** Exercise **
Working from the entries below, give again each line from the first through the one containing "A population of 4 units has Z_1", exactly and with nothing else.

%%

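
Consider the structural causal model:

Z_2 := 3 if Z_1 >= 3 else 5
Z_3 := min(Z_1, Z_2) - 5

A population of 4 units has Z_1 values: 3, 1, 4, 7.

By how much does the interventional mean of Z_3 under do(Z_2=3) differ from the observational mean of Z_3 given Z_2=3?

Under do(Z_2=3), Z_2's equation is replaced by Z_2=3 for every unit. Per-unit Z_3: -2, -4, -2, -2. Mean = -2.5.
Conditioning on Z_2=3 selects the 3 unit(s) with Z_1 ∈ {3, 4, 7}. Their Z_3 values: -2, -2, -2. Mean = -2.
Difference = -2.5 − (-2) = -0.5.

-0.5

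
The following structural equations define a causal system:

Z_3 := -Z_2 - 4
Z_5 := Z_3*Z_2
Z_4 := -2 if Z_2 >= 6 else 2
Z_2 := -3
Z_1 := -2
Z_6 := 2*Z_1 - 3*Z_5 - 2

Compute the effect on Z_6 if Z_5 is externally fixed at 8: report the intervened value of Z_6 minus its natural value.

-15

The intervention breaks the incoming arrows to Z_5: Z_5 := Z_3*Z_2 no longer applies, and Z_5 = 8.
Z_6 = 2*Z_1 - 3*Z_5 - 2  [with Z_1=-2, Z_5=8]  = -30
Without intervention: Z_3 = -Z_2 - 4  [with Z_2=-3]  = -1; Z_5 = Z_3*Z_2  [with Z_3=-1, Z_2=-3]  = 3; Z_6 = 2*Z_1 - 3*Z_5 - 2  [with Z_1=-2, Z_5=3]  = -15.
Change = -30 − (-15) = -15.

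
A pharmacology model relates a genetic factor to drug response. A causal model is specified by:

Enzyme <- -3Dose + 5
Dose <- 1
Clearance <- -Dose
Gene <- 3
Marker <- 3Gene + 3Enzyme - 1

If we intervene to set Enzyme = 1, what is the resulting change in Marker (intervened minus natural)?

-3

The intervention breaks the incoming arrows to Enzyme: Enzyme <- -3Dose + 5 no longer applies, and Enzyme = 1.
Marker = 3Gene + 3Enzyme - 1  [with Gene=3, Enzyme=1]  = 11
Without intervention: Enzyme = -3Dose + 5  [with Dose=1]  = 2; Marker = 3Gene + 3Enzyme - 1  [with Gene=3, Enzyme=2]  = 14.
Change = 11 − 14 = -3.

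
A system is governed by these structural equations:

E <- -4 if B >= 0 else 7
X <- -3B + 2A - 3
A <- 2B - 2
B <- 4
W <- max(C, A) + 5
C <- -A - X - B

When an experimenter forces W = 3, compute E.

-4

The intervention breaks the incoming arrows to W: W <- max(C, A) + 5 no longer applies, and W = 3.
Since E is not a descendant of the intervened variable, it is unaffected.
E = -4 if B >= 0 else 7  [with B=4]  = -4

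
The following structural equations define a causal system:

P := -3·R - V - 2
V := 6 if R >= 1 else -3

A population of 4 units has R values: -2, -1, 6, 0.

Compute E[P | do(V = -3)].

do(V=-3) breaks V's dependence on R. With V=-3 fixed, P across the units is 7, 4, -17, 1, mean -1.25.

-1.25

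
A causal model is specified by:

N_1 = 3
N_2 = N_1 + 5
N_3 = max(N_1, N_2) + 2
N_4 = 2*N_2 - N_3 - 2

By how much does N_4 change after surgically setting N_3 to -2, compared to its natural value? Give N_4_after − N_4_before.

12

The intervention breaks the incoming arrows to N_3: N_3 = max(N_1, N_2) + 2 no longer applies, and N_3 = -2.
N_2 = N_1 + 5  [with N_1=3]  = 8
N_4 = 2*N_2 - N_3 - 2  [with N_2=8, N_3=-2]  = 16
Without intervention: N_2 = N_1 + 5  [with N_1=3]  = 8; N_3 = max(N_1, N_2) + 2  [with N_1=3, N_2=8]  = 10; N_4 = 2*N_2 - N_3 - 2  [with N_2=8, N_3=10]  = 4.
Change = 16 − 4 = 12.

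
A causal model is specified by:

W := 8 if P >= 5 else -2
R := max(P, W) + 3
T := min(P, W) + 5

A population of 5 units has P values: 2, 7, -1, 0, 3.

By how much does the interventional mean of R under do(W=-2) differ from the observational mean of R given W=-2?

1.2

Under do(W=-2), W's equation is replaced by W=-2 for every unit. Per-unit R: 5, 10, 2, 3, 6. Mean = 5.2.
E[R|W=-2] averages over only the 4 units with W=-2 (P = 2, -1, 0, 3): R = 5, 2, 3, 6, mean 4.
Difference = 5.2 − 4 = 1.2.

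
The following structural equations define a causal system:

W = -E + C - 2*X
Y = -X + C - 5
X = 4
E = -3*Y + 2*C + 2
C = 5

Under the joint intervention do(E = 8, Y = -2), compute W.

-11

The joint intervention fixes E = 8, Y = -2, removing each variable's own equation.
W = -E + C - 2*X  [with E=8, C=5, X=4]  = -11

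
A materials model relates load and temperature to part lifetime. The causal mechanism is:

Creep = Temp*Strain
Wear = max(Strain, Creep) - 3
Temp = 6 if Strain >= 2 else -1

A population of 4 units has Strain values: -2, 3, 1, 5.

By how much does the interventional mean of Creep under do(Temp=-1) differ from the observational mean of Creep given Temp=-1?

do(Temp=-1) breaks Temp's dependence on Strain. With Temp=-1 fixed, Creep across the units is 2, -3, -1, -5, mean -1.75.
Conditioning on Temp=-1 selects the 2 unit(s) with Strain ∈ {-2, 1}. Their Creep values: 2, -1. Mean = 0.5.
Difference = -1.75 − 0.5 = -2.25.

-2.25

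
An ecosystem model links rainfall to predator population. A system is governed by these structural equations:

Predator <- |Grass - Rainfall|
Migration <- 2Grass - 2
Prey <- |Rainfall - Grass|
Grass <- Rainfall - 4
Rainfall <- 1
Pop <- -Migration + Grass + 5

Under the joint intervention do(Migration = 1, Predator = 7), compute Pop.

Setting Migration = 1, Predator = 7 by intervention discards those variables' equations.
Grass = Rainfall - 4  [with Rainfall=1]  = -3
Pop = -Migration + Grass + 5  [with Migration=1, Grass=-3]  = 1

1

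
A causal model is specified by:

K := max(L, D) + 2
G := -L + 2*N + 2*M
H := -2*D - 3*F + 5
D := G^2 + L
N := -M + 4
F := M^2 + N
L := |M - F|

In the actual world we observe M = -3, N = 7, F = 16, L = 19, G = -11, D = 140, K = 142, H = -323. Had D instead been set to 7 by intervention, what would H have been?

Intervening sets D = 7 and removes its equation (D := G^2 + L).
N = -M + 4  [with M=-3]  = 7
F = M^2 + N  [with M=-3, N=7]  = 16
H = -2*D - 3*F + 5  [with D=7, F=16]  = -57

-57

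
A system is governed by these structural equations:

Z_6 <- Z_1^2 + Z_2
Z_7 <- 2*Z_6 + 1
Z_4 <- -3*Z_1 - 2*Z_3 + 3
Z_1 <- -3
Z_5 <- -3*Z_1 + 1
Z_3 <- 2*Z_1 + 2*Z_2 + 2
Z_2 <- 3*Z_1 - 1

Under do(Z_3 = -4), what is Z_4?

20

The intervention breaks the incoming arrows to Z_3: Z_3 <- 2*Z_1 + 2*Z_2 + 2 no longer applies, and Z_3 = -4.
Z_4 = -3*Z_1 - 2*Z_3 + 3  [with Z_1=-3, Z_3=-4]  = 20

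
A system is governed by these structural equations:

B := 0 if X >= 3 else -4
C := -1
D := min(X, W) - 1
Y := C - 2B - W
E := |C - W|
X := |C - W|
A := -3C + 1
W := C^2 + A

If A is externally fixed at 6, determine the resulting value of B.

0

Under do(A=6), the mechanism A := -3C + 1 is discarded; A is fixed at 6.
W = C^2 + A  [with C=-1, A=6]  = 7
X = |C - W|  [with C=-1, W=7]  = 8
B = 0 if X >= 3 else -4  [with X=8]  = 0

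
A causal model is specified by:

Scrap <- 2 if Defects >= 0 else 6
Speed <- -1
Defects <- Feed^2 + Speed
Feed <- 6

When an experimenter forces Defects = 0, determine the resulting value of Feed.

Under do(Defects=0), the mechanism Defects <- Feed^2 + Speed is discarded; Defects is fixed at 0.
Since Feed is not a descendant of the intervened variable, it is unaffected.

6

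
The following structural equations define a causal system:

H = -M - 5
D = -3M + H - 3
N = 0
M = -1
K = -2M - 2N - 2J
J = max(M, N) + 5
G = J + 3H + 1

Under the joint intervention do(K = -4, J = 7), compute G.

Under do(K = -4, J = 7), each intervened variable's structural equation is replaced by its fixed value.
H = -M - 5  [with M=-1]  = -4
G = J + 3H + 1  [with J=7, H=-4]  = -4

-4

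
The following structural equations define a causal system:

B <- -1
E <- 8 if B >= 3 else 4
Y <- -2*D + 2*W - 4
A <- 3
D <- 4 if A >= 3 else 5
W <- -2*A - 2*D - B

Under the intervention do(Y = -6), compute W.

-13

The intervention breaks the incoming arrows to Y: Y <- -2*D + 2*W - 4 no longer applies, and Y = -6.
Since W is not a descendant of the intervened variable, it is unaffected.
D = 4 if A >= 3 else 5  [with A=3]  = 4
W = -2*A - 2*D - B  [with A=3, D=4, B=-1]  = -13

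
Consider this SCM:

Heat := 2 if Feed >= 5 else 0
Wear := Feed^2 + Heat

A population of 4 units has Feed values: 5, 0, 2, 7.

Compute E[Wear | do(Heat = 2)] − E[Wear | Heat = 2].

-17.5

The intervention sets Heat=2 in all 4 units regardless of Feed. Recomputing Wear per unit gives 27, 2, 6, 51; average 21.5.
Observing Heat=2 restricts to units where Heat's equation naturally yields 2: Feed ∈ {5, 7}. In that subpopulation Wear = 27, 51, mean 39.
Difference = 21.5 − 39 = -17.5.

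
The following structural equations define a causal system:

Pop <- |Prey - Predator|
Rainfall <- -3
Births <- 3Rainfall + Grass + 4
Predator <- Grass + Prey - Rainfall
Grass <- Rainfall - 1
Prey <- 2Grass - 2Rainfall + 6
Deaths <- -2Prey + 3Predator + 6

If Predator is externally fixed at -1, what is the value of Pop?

The intervention breaks the incoming arrows to Predator: Predator <- Grass + Prey - Rainfall no longer applies, and Predator = -1.
Grass = Rainfall - 1  [with Rainfall=-3]  = -4
Prey = 2Grass - 2Rainfall + 6  [with Grass=-4, Rainfall=-3]  = 4
Pop = |Prey - Predator|  [with Prey=4, Predator=-1]  = 5

5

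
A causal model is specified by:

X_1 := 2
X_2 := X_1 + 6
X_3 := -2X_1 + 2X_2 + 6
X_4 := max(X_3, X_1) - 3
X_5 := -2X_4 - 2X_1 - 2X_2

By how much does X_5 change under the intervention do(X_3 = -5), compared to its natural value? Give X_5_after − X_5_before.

do(X_3=-5) replaces the equation X_3 := -2X_1 + 2X_2 + 6 with the constant X_3 = -5.
X_2 = X_1 + 6  [with X_1=2]  = 8
X_4 = max(X_3, X_1) - 3  [with X_3=-5, X_1=2]  = -1
X_5 = -2X_4 - 2X_1 - 2X_2  [with X_4=-1, X_1=2, X_2=8]  = -18
Without intervention: X_2 = X_1 + 6  [with X_1=2]  = 8; X_3 = -2X_1 + 2X_2 + 6  [with X_1=2, X_2=8]  = 18; X_4 = max(X_3, X_1) - 3  [with X_3=18, X_1=2]  = 15; X_5 = -2X_4 - 2X_1 - 2X_2  [with X_4=15, X_1=2, X_2=8]  = -50.
Change = -18 − (-50) = 32.

32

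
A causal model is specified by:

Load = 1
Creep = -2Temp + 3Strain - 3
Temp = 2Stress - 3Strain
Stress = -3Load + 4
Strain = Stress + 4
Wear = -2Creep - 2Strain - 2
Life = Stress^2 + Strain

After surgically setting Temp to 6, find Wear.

Under do(Temp=6), the mechanism Temp = 2Stress - 3Strain is discarded; Temp is fixed at 6.
Stress = -3Load + 4  [with Load=1]  = 1
Strain = Stress + 4  [with Stress=1]  = 5
Creep = -2Temp + 3Strain - 3  [with Temp=6, Strain=5]  = 0
Wear = -2Creep - 2Strain - 2  [with Creep=0, Strain=5]  = -12

-12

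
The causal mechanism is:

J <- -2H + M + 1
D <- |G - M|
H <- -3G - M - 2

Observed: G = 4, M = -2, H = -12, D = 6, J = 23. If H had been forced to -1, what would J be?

1

do(H=-1) replaces the equation H <- -3G - M - 2 with the constant H = -1.
J = -2H + M + 1  [with H=-1, M=-2]  = 1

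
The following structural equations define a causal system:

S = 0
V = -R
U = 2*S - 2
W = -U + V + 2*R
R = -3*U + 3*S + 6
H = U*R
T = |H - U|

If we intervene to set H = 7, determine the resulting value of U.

The intervention breaks the incoming arrows to H: H = U*R no longer applies, and H = 7.
Since U is not a descendant of the intervened variable, it is unaffected.
U = 2*S - 2  [with S=0]  = -2

-2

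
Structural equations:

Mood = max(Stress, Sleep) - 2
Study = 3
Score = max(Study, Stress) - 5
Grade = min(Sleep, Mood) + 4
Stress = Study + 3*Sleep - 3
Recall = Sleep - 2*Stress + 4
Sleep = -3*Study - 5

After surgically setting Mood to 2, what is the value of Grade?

Under do(Mood=2), the mechanism Mood = max(Stress, Sleep) - 2 is discarded; Mood is fixed at 2.
Sleep = -3*Study - 5  [with Study=3]  = -14
Grade = min(Sleep, Mood) + 4  [with Sleep=-14, Mood=2]  = -10

-10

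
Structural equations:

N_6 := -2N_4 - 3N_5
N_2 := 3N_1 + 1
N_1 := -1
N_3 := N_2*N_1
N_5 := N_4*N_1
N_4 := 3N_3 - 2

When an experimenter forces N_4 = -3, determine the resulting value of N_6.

-3

Under do(N_4=-3), the mechanism N_4 := 3N_3 - 2 is discarded; N_4 is fixed at -3.
N_5 = N_4*N_1  [with N_4=-3, N_1=-1]  = 3
N_6 = -2N_4 - 3N_5  [with N_4=-3, N_5=3]  = -3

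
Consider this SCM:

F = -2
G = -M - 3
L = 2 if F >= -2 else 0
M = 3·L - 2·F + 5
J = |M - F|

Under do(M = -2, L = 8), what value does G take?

-1

Setting M = -2, L = 8 by intervention discards those variables' equations.
G = -M - 3  [with M=-2]  = -1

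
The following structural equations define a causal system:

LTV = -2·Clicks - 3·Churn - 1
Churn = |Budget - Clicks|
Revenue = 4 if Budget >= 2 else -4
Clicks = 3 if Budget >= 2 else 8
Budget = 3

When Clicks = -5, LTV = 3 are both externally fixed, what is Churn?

8

Under do(Clicks = -5, LTV = 3), each intervened variable's structural equation is replaced by its fixed value.
Churn = |Budget - Clicks|  [with Budget=3, Clicks=-5]  = 8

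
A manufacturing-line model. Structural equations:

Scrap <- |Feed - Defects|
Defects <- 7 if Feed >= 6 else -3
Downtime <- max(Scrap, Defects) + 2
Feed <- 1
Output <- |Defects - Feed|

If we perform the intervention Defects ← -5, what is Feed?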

%%

** Expected answer **
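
Consider the structural causal model:

Z_2 := 3 if Z_1 >= 3 else 5
Z_3 := min(Z_1, Z_2) - 5

A population of 4 units has Z_1 values: 3, 1, 4, 7.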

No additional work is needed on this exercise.